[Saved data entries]
=== Section Start ===

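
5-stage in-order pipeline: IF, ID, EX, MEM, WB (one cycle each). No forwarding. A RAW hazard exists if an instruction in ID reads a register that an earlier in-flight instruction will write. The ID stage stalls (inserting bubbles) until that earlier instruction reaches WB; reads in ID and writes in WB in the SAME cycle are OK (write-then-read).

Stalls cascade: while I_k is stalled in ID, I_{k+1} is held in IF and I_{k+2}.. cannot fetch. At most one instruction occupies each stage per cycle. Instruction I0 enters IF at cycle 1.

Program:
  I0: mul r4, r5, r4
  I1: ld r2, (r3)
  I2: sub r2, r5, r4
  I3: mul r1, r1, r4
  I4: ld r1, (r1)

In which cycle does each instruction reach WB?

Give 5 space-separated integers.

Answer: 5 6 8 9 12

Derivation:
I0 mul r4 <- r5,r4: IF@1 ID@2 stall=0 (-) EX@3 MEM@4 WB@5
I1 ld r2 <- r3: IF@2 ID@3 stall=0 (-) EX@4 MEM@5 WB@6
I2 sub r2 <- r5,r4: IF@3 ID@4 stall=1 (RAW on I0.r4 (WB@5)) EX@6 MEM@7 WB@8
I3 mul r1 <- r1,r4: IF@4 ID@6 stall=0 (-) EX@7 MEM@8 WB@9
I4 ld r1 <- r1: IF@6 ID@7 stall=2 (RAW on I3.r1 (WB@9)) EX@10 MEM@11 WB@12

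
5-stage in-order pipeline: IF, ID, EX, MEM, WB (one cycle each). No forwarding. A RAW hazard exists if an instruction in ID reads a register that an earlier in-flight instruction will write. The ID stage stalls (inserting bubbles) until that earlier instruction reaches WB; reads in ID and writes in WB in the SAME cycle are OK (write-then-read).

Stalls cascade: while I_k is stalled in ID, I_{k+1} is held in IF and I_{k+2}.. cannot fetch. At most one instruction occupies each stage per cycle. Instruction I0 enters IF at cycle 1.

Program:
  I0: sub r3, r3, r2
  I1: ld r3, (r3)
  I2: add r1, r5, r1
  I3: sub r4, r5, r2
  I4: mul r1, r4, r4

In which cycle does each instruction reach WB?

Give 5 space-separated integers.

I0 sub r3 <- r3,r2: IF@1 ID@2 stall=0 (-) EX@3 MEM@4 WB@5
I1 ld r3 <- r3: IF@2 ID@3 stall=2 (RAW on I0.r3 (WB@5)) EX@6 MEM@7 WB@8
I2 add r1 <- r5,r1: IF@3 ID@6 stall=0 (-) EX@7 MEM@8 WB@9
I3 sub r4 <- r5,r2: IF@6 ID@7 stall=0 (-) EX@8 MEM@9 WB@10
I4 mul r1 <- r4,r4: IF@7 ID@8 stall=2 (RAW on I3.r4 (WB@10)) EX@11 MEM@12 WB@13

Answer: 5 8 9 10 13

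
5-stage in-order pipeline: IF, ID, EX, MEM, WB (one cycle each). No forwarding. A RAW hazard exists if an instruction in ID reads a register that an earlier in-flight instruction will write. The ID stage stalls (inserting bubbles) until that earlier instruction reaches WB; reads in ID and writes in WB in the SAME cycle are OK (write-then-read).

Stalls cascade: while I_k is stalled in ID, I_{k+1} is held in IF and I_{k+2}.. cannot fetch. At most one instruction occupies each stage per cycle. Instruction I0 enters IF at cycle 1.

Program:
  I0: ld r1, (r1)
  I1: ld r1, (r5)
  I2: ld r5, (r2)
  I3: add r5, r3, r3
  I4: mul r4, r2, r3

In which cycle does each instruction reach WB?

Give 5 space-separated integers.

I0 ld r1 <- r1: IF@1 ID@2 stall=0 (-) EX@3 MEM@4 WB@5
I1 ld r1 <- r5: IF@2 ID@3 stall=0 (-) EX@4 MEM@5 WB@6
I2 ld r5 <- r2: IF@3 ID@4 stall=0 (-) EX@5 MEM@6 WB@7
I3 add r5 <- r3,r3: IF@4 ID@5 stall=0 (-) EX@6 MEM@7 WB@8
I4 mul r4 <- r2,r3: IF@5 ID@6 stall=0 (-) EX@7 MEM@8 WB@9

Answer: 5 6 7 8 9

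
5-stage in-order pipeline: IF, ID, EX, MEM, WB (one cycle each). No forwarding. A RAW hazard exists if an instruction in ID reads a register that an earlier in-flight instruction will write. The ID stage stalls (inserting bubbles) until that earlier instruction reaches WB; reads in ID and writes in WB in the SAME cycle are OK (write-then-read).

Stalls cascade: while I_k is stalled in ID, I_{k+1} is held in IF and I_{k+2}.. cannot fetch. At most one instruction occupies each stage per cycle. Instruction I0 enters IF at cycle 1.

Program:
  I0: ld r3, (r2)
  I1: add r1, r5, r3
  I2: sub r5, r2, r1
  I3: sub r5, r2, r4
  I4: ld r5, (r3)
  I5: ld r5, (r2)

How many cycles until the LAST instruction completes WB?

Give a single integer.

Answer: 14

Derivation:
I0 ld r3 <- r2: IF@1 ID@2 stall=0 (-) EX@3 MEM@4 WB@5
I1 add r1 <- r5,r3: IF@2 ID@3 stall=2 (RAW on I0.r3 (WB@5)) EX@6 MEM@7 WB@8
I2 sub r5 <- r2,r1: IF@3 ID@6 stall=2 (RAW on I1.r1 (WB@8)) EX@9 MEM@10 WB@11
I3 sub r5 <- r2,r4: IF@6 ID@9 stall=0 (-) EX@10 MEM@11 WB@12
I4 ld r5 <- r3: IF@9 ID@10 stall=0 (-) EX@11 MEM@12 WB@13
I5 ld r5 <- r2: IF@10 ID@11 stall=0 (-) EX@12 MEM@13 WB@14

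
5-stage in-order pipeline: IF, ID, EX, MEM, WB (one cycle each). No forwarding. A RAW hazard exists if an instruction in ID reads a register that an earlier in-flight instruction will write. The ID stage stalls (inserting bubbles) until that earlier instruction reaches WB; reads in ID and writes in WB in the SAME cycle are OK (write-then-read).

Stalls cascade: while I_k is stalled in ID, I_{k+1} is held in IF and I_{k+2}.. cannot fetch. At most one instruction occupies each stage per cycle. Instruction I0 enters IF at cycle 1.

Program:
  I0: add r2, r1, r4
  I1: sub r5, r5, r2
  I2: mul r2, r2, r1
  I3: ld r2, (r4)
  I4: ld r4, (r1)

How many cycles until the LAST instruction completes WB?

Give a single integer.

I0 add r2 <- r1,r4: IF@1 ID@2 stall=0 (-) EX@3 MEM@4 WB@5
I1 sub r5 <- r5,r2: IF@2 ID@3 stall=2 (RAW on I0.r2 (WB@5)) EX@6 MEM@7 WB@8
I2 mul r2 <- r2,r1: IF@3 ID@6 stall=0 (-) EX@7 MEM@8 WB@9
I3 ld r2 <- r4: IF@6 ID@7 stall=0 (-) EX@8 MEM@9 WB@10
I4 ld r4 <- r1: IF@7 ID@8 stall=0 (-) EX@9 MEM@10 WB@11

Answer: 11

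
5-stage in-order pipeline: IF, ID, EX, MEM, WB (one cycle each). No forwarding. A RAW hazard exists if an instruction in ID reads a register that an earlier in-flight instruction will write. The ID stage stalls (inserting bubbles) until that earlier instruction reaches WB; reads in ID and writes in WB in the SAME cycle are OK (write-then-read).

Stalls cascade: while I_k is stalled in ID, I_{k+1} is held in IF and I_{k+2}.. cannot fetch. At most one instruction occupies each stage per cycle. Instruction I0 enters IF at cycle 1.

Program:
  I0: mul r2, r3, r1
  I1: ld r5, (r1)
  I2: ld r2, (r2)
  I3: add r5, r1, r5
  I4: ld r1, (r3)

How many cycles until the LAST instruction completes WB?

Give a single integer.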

=== Section End ===

**What you are asked to do**
Repeat the records above exactly, leaving none out.

**Response for this exercise**
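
5-stage in-order pipeline: IF, ID, EX, MEM, WB (one cycle each). No forwarding. A RAW hazard exists if an instruction in ID reads a register that an earlier in-flight instruction will write. The ID stage stalls (inserting bubbles) until that earlier instruction reaches WB; reads in ID and writes in WB in the SAME cycle are OK (write-then-read).

Stalls cascade: while I_k is stalled in ID, I_{k+1} is held in IF and I_{k+2}.. cannot fetch. At most one instruction occupies each stage per cycle. Instruction I0 enters IF at cycle 1.

Program:
  I0: mul r4, r5, r4
  I1: ld r2, (r3)
  I2: sub r2, r5, r4
  I3: mul r1, r1, r4
  I4: ld r1, (r1)

In which cycle does each instruction reach WB?

Give 5 space-separated integers.

Answer: 5 6 8 9 12

Derivation:
I0 mul r4 <- r5,r4: IF@1 ID@2 stall=0 (-) EX@3 MEM@4 WB@5
I1 ld r2 <- r3: IF@2 ID@3 stall=0 (-) EX@4 MEM@5 WB@6
I2 sub r2 <- r5,r4: IF@3 ID@4 stall=1 (RAW on I0.r4 (WB@5)) EX@6 MEM@7 WB@8
I3 mul r1 <- r1,r4: IF@4 ID@6 stall=0 (-) EX@7 MEM@8 WB@9
I4 ld r1 <- r1: IF@6 ID@7 stall=2 (RAW on I3.r1 (WB@9)) EX@10 MEM@11 WB@12

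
5-stage in-order pipeline: IF, ID, EX, MEM, WB (one cycle each). No forwarding. A RAW hazard exists if an instruction in ID reads a register that an earlier in-flight instruction will write. The ID stage stalls (inserting bubbles) until that earlier instruction reaches WB; reads in ID and writes in WB in the SAME cycle are OK (write-then-read).

Stalls cascade: while I_k is stalled in ID, I_{k+1} is held in IF and I_{k+2}.. cannot fetch. At most one instruction occupies each stage per cycle. Instruction I0 enters IF at cycle 1.

Program:
  I0: sub r3, r3, r2
  I1: ld r3, (r3)
  I2: add r1, r5, r1
  I3: sub r4, r5, r2
  I4: mul r1, r4, r4

In which cycle does each instruction reach WB?

Give 5 space-separated integers.

I0 sub r3 <- r3,r2: IF@1 ID@2 stall=0 (-) EX@3 MEM@4 WB@5
I1 ld r3 <- r3: IF@2 ID@3 stall=2 (RAW on I0.r3 (WB@5)) EX@6 MEM@7 WB@8
I2 add r1 <- r5,r1: IF@3 ID@6 stall=0 (-) EX@7 MEM@8 WB@9
I3 sub r4 <- r5,r2: IF@6 ID@7 stall=0 (-) EX@8 MEM@9 WB@10
I4 mul r1 <- r4,r4: IF@7 ID@8 stall=2 (RAW on I3.r4 (WB@10)) EX@11 MEM@12 WB@13

Answer: 5 8 9 10 13

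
5-stage in-order pipeline: IF, ID, EX, MEM, WB (one cycle each). No forwarding. A RAW hazard exists if an instruction in ID reads a register that an earlier in-flight instruction will write. The ID stage stalls (inserting bubbles) until that earlier instruction reaches WB; reads in ID and writes in WB in the SAME cycle are OK (write-then-read).

Stalls cascade: while I_k is stalled in ID, I_{k+1} is held in IF and I_{k+2}.. cannot fetch. At most one instruction occupies each stage per cycle. Instruction I0 enters IF at cycle 1.

Program:
  I0: ld r1, (r1)
  I1: ld r1, (r5)
  I2: ld r5, (r2)
  I3: add r5, r3, r3
  I4: mul r4, r2, r3

In which cycle does each instruction reach WB?

Give 5 space-separated integers.

I0 ld r1 <- r1: IF@1 ID@2 stall=0 (-) EX@3 MEM@4 WB@5
I1 ld r1 <- r5: IF@2 ID@3 stall=0 (-) EX@4 MEM@5 WB@6
I2 ld r5 <- r2: IF@3 ID@4 stall=0 (-) EX@5 MEM@6 WB@7
I3 add r5 <- r3,r3: IF@4 ID@5 stall=0 (-) EX@6 MEM@7 WB@8
I4 mul r4 <- r2,r3: IF@5 ID@6 stall=0 (-) EX@7 MEM@8 WB@9

Answer: 5 6 7 8 9

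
5-stage in-order pipeline: IF, ID, EX, MEM, WB (one cycle each). No forwarding. A RAW hazard exists if an instruction in ID reads a register that an earlier in-flight instruction will write. The ID stage stalls (inserting bubbles) until that earlier instruction reaches WB; reads in ID and writes in WB in the SAME cycle are OK (write-then-read).

Stalls cascade: while I_k is stalled in ID, I_{k+1} is held in IF and I_{k+2}.. cannot fetch. At most one instruction occupies each stage per cycle. Instruction I0 enters IF at cycle 1.

Program:
  I0: ld r3, (r2)
  I1: add r1, r5, r3
  I2: sub r5, r2, r1
  I3: sub r5, r2, r4
  I4: ld r5, (r3)
  I5: ld r5, (r2)

How many cycles until the LAST instruction completes WB?

Give a single integer.

Answer: 14

Derivation:
I0 ld r3 <- r2: IF@1 ID@2 stall=0 (-) EX@3 MEM@4 WB@5
I1 add r1 <- r5,r3: IF@2 ID@3 stall=2 (RAW on I0.r3 (WB@5)) EX@6 MEM@7 WB@8
I2 sub r5 <- r2,r1: IF@3 ID@6 stall=2 (RAW on I1.r1 (WB@8)) EX@9 MEM@10 WB@11
I3 sub r5 <- r2,r4: IF@6 ID@9 stall=0 (-) EX@10 MEM@11 WB@12
I4 ld r5 <- r3: IF@9 ID@10 stall=0 (-) EX@11 MEM@12 WB@13
I5 ld r5 <- r2: IF@10 ID@11 stall=0 (-) EX@12 MEM@13 WB@14

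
5-stage in-order pipeline: IF, ID, EX, MEM, WB (one cycle each). No forwarding. A RAW hazard exists if an instruction in ID reads a register that an earlier in-flight instruction will write. The ID stage stalls (inserting bubbles) until that earlier instruction reaches WB; reads in ID and writes in WB in the SAME cycle are OK (write-then-read).

Stalls cascade: while I_k is stalled in ID, I_{k+1} is held in IF and I_{k+2}.. cannot fetch. At most one instruction occupies each stage per cycle. Instruction I0 enters IF at cycle 1.

Program:
  I0: add r2, r1, r4
  I1: sub r5, r5, r2
  I2: mul r2, r2, r1
  I3: ld r2, (r4)
  I4: ld r4, (r1)

How many cycles until the LAST instruction completes WB?

Give a single integer.

I0 add r2 <- r1,r4: IF@1 ID@2 stall=0 (-) EX@3 MEM@4 WB@5
I1 sub r5 <- r5,r2: IF@2 ID@3 stall=2 (RAW on I0.r2 (WB@5)) EX@6 MEM@7 WB@8
I2 mul r2 <- r2,r1: IF@3 ID@6 stall=0 (-) EX@7 MEM@8 WB@9
I3 ld r2 <- r4: IF@6 ID@7 stall=0 (-) EX@8 MEM@9 WB@10
I4 ld r4 <- r1: IF@7 ID@8 stall=0 (-) EX@9 MEM@10 WB@11

Answer: 11

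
5-stage in-order pipeline: IF, ID, EX, MEM, WB (one cycle each). No forwarding. A RAW hazard exists if an instruction in ID reads a register that an earlier in-flight instruction will write. The ID stage stalls (inserting bubbles) until that earlier instruction reaches WB; reads in ID and writes in WB in the SAME cycle are OK (write-then-read).

Stalls cascade: while I_k is stalled in ID, I_{k+1} is held in IF and I_{k+2}.. cannot fetch. At most one instruction occupies each stage per cycle. Instruction I0 enters IF at cycle 1.

Program:
  I0: mul r2, r3, r1
  I1: ld r5, (r1)
  I2: ld r2, (r2)
  I3: add r5, r1, r5
  I4: ld r1, (r3)

How many cycles until the LAST instruction completes WB?

Give a single integer.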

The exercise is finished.